Records for the exercise -
================

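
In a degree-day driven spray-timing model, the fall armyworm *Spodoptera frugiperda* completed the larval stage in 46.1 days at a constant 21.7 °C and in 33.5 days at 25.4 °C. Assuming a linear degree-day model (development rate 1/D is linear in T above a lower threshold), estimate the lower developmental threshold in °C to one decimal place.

Under the model K = D·(T − T_b), so D₁·(T₁ − T_b) = D₂·(T₂ − T_b).
46.1·(21.7 − T_b) = 33.5·(25.4 − T_b)
T_b = (46.1·21.7 − 33.5·25.4) / (46.1 − 33.5) = 149.47 / 12.6 = 11.863 °C ≈ 11.9 °C.

11.9 °C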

================

Your assignment -
Return every record above exactly as it appears.

Result below -
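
In a degree-day driven spray-timing model, the fall armyworm *Spodoptera frugiperda* completed the larval stage in 46.1 days at a constant 21.7 °C and in 33.5 days at 25.4 °C. Assuming a linear degree-day model (development rate 1/D is linear in T above a lower threshold), estimate the lower developmental threshold in °C to one decimal place.

Under the model K = D·(T − T_b), so D₁·(T₁ − T_b) = D₂·(T₂ − T_b).
46.1·(21.7 − T_b) = 33.5·(25.4 − T_b)
T_b = (46.1·21.7 − 33.5·25.4) / (46.1 − 33.5) = 149.47 / 12.6 = 11.863 °C ≈ 11.9 °C.

11.9 °C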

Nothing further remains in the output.